■ **What is needed**: Can you return the records below exactly as they stand, but only from the first line through the one with "Alpha -> Mu: [S167L, Y134T]"?

*** Opening Data provided ***

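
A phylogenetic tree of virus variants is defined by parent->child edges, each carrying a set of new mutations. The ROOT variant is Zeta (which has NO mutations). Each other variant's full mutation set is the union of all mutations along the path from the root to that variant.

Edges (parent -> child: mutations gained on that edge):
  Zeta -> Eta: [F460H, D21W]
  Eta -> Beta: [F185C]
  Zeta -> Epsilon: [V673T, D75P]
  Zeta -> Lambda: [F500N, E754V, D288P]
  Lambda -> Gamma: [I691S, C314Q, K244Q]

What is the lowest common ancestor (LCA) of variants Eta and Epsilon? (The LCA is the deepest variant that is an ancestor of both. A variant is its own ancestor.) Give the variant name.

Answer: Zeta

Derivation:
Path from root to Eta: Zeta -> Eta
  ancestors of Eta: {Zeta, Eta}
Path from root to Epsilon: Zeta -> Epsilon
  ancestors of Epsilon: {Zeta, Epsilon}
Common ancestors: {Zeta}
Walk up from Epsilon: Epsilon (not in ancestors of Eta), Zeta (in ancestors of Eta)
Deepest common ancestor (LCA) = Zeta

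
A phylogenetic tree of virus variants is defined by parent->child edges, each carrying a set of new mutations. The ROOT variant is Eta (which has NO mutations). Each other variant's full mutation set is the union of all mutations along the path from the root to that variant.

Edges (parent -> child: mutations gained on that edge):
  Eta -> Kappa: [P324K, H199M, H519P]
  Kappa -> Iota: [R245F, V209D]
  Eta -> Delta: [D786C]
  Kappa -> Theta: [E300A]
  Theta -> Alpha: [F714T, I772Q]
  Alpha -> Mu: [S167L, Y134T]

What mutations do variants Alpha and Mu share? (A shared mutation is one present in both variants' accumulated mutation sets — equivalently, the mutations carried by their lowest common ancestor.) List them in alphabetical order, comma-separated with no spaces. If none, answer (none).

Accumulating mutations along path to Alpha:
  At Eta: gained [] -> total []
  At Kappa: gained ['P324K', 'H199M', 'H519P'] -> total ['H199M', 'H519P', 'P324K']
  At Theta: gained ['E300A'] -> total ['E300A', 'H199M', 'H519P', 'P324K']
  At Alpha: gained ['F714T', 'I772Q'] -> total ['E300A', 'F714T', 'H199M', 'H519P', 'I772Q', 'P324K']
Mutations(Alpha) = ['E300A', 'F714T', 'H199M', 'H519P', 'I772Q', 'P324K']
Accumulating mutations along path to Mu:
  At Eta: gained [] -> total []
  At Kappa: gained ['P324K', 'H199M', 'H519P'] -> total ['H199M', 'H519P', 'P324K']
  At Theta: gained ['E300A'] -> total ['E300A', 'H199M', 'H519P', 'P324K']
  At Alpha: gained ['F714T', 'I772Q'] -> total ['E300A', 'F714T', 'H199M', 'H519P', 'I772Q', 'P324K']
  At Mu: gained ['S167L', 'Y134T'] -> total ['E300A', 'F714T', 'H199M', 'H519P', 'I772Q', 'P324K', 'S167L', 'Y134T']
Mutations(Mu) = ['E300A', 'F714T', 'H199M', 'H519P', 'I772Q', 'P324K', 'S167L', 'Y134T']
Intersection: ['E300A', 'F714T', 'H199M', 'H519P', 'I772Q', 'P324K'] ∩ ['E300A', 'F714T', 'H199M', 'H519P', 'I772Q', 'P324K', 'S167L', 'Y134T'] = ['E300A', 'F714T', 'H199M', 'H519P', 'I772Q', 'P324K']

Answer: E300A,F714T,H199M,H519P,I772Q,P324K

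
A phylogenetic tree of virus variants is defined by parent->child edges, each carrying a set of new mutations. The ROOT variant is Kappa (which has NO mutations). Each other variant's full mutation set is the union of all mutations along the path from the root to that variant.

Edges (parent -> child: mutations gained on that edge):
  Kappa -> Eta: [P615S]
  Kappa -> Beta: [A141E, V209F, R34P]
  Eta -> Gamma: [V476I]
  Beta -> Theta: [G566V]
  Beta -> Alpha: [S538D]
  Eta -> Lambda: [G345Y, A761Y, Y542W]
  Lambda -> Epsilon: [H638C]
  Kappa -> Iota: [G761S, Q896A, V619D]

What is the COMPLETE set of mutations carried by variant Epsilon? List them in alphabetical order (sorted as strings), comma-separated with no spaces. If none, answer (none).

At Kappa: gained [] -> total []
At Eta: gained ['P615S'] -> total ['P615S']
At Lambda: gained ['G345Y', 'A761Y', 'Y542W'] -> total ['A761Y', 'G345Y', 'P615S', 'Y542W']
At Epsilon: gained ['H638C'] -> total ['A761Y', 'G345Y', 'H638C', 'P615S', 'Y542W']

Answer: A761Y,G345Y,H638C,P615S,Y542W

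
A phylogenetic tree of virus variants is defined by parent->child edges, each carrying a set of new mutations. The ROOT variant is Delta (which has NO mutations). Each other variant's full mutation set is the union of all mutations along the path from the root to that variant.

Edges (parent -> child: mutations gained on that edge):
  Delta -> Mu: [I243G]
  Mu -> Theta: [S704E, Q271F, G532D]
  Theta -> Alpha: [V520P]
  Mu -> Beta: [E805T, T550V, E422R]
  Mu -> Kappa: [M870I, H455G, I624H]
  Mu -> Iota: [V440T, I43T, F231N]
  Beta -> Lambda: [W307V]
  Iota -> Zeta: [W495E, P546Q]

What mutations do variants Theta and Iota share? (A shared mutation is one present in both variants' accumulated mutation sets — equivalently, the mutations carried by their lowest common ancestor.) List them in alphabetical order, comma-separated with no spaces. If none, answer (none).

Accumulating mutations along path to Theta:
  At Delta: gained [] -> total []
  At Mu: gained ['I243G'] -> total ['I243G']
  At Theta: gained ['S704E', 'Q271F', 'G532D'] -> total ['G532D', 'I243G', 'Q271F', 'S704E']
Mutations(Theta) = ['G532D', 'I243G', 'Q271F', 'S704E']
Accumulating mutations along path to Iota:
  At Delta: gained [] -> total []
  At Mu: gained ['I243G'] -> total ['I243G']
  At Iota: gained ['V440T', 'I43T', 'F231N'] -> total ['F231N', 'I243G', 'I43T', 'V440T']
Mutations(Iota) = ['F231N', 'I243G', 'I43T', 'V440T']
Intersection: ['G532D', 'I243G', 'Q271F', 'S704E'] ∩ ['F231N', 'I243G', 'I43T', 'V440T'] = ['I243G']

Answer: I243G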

*** Closing Data provided ***

■ **Answer to this task**:
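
A phylogenetic tree of virus variants is defined by parent->child edges, each carrying a set of new mutations. The ROOT variant is Zeta (which has NO mutations). Each other variant's full mutation set is the union of all mutations along the path from the root to that variant.

Edges (parent -> child: mutations gained on that edge):
  Zeta -> Eta: [F460H, D21W]
  Eta -> Beta: [F185C]
  Zeta -> Epsilon: [V673T, D75P]
  Zeta -> Lambda: [F500N, E754V, D288P]
  Lambda -> Gamma: [I691S, C314Q, K244Q]

What is the lowest common ancestor (LCA) of variants Eta and Epsilon? (The LCA is the deepest variant that is an ancestor of both. A variant is its own ancestor.) Give the variant name.

Answer: Zeta

Derivation:
Path from root to Eta: Zeta -> Eta
  ancestors of Eta: {Zeta, Eta}
Path from root to Epsilon: Zeta -> Epsilon
  ancestors of Epsilon: {Zeta, Epsilon}
Common ancestors: {Zeta}
Walk up from Epsilon: Epsilon (not in ancestors of Eta), Zeta (in ancestors of Eta)
Deepest common ancestor (LCA) = Zeta

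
A phylogenetic tree of virus variants is defined by parent->child edges, each carrying a set of new mutations. The ROOT variant is Eta (which has NO mutations). Each other variant's full mutation set is the union of all mutations along the path from the root to that variant.

Edges (parent -> child: mutations gained on that edge):
  Eta -> Kappa: [P324K, H199M, H519P]
  Kappa -> Iota: [R245F, V209D]
  Eta -> Delta: [D786C]
  Kappa -> Theta: [E300A]
  Theta -> Alpha: [F714T, I772Q]
  Alpha -> Mu: [S167L, Y134T]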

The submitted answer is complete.